Provided data START

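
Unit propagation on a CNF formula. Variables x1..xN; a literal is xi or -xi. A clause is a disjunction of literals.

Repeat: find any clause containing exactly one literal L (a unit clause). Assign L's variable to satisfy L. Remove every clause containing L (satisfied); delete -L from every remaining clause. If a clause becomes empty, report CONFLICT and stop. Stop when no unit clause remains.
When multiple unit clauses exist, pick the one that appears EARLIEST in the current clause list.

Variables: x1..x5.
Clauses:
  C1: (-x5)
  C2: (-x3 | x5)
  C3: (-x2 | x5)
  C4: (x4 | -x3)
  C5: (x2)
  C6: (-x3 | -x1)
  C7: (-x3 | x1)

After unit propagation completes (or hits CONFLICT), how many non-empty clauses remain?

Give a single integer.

Answer: 0

Derivation:
unit clause [-5] forces x5=F; simplify:
  drop 5 from [-3, 5] -> [-3]
  drop 5 from [-2, 5] -> [-2]
  satisfied 1 clause(s); 6 remain; assigned so far: [5]
unit clause [-3] forces x3=F; simplify:
  satisfied 4 clause(s); 2 remain; assigned so far: [3, 5]
unit clause [-2] forces x2=F; simplify:
  drop 2 from [2] -> [] (empty!)
  satisfied 1 clause(s); 1 remain; assigned so far: [2, 3, 5]
CONFLICT (empty clause)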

Provided data END

Required work >>
Using the material above, filter for lines holding "Variables" and copy each one.

Response box >>
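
Unit propagation on a CNF formula. Variables x1..xN; a literal is xi or -xi. A clause is a disjunction of literals.
Variables: x1..x5.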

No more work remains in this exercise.